**Data to examine**
◆ ◆ ◆ ◆
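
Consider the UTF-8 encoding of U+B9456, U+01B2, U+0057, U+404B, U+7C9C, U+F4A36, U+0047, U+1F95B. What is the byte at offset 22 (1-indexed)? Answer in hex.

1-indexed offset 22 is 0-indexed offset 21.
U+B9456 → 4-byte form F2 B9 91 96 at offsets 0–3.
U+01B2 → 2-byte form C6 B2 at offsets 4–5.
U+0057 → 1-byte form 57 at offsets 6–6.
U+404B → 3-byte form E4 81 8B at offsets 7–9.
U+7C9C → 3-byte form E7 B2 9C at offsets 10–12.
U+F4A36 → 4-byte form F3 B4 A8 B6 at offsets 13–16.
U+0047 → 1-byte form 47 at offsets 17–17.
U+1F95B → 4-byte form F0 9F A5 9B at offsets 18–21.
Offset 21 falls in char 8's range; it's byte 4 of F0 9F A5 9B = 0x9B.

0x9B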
◆ ◆ ◆ ◆
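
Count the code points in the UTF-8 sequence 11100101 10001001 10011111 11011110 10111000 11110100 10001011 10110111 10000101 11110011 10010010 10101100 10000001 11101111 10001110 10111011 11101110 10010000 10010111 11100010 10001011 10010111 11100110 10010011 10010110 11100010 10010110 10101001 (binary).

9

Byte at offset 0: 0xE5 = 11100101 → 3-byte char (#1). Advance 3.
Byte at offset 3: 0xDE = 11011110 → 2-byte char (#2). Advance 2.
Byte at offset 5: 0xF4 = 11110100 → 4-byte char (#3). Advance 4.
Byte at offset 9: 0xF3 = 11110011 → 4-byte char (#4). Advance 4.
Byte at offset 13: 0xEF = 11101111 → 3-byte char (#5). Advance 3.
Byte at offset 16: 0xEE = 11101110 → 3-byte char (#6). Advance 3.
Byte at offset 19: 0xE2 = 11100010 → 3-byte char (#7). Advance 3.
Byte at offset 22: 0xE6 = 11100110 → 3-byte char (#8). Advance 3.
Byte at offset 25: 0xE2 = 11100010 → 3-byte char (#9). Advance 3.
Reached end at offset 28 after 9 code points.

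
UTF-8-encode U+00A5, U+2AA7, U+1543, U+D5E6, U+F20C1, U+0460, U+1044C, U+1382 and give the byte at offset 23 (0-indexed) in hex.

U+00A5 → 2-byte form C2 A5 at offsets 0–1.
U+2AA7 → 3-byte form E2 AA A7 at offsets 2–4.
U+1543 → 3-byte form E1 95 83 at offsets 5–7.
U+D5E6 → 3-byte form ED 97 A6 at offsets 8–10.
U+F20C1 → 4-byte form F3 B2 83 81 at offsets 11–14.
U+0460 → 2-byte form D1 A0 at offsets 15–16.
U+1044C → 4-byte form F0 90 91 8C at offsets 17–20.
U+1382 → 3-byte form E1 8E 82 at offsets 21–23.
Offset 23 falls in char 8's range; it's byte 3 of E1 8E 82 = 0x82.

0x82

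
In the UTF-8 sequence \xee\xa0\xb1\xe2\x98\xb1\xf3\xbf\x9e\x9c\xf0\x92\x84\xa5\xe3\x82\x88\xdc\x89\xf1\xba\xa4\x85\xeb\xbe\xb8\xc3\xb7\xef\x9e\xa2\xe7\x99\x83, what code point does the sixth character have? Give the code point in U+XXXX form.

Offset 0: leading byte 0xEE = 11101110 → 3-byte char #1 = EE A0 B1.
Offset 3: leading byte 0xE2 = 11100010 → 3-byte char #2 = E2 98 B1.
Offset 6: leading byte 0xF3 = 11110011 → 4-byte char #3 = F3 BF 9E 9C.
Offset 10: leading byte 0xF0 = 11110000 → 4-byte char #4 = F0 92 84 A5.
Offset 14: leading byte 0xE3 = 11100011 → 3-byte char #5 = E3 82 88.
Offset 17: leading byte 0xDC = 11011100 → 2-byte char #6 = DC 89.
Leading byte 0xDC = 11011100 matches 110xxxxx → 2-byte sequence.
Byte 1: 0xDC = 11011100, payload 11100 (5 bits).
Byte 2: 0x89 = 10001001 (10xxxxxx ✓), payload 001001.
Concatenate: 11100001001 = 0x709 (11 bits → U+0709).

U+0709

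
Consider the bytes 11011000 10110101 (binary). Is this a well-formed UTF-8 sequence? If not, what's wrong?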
◆ ◆ ◆ ◆
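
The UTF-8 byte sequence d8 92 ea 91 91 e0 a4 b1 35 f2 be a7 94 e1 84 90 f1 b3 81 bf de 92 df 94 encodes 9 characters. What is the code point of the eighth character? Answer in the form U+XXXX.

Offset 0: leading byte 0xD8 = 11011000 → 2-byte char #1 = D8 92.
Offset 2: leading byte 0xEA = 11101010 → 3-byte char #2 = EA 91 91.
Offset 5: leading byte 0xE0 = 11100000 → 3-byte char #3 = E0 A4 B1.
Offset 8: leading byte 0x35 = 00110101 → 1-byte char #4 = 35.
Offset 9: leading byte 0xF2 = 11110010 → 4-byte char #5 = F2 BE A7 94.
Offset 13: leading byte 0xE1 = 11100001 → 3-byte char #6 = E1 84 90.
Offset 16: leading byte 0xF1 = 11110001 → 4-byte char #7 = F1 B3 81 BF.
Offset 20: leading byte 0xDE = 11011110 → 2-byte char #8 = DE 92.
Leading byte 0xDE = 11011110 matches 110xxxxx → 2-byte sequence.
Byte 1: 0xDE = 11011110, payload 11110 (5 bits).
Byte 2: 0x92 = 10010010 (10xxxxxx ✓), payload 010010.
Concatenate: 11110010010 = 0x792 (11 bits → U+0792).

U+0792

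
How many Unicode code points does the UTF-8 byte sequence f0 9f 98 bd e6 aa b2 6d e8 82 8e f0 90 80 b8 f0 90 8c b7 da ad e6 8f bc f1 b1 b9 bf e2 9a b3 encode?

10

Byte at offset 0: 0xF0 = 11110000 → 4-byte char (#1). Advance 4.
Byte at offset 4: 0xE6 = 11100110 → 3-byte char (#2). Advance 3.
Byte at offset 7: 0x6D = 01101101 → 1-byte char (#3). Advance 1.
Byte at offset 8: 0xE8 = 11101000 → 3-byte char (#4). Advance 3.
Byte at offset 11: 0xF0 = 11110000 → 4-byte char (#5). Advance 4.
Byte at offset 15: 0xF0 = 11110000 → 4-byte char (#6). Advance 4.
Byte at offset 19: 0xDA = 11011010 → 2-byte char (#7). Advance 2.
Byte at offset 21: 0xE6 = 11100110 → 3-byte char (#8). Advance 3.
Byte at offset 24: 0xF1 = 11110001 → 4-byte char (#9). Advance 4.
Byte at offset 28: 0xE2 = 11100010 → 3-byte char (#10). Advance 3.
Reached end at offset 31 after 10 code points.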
◆ ◆ ◆ ◆
In the listing above, the lines from the one containing "(0-indexed) in hex." through the one containing "Consider the bytes" must be set down exactly, with no other lines.

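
UTF-8-encode U+00A5, U+2AA7, U+1543, U+D5E6, U+F20C1, U+0460, U+1044C, U+1382 and give the byte at offset 23 (0-indexed) in hex.

U+00A5 → 2-byte form C2 A5 at offsets 0–1.
U+2AA7 → 3-byte form E2 AA A7 at offsets 2–4.
U+1543 → 3-byte form E1 95 83 at offsets 5–7.
U+D5E6 → 3-byte form ED 97 A6 at offsets 8–10.
U+F20C1 → 4-byte form F3 B2 83 81 at offsets 11–14.
U+0460 → 2-byte form D1 A0 at offsets 15–16.
U+1044C → 4-byte form F0 90 91 8C at offsets 17–20.
U+1382 → 3-byte form E1 8E 82 at offsets 21–23.
Offset 23 falls in char 8's range; it's byte 3 of E1 8E 82 = 0x82.

0x82

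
In the UTF-8 sequence \xee\xa0\xb1\xe2\x98\xb1\xf3\xbf\x9e\x9c\xf0\x92\x84\xa5\xe3\x82\x88\xdc\x89\xf1\xba\xa4\x85\xeb\xbe\xb8\xc3\xb7\xef\x9e\xa2\xe7\x99\x83, what code point does the sixth character have? Give the code point in U+XXXX form.

Offset 0: leading byte 0xEE = 11101110 → 3-byte char #1 = EE A0 B1.
Offset 3: leading byte 0xE2 = 11100010 → 3-byte char #2 = E2 98 B1.
Offset 6: leading byte 0xF3 = 11110011 → 4-byte char #3 = F3 BF 9E 9C.
Offset 10: leading byte 0xF0 = 11110000 → 4-byte char #4 = F0 92 84 A5.
Offset 14: leading byte 0xE3 = 11100011 → 3-byte char #5 = E3 82 88.
Offset 17: leading byte 0xDC = 11011100 → 2-byte char #6 = DC 89.
Leading byte 0xDC = 11011100 matches 110xxxxx → 2-byte sequence.
Byte 1: 0xDC = 11011100, payload 11100 (5 bits).
Byte 2: 0x89 = 10001001 (10xxxxxx ✓), payload 001001.
Concatenate: 11100001001 = 0x709 (11 bits → U+0709).

U+0709

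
Consider the bytes 11011000 10110101 (binary). Is this a well-formed UTF-8 sequence? If not, what's wrong?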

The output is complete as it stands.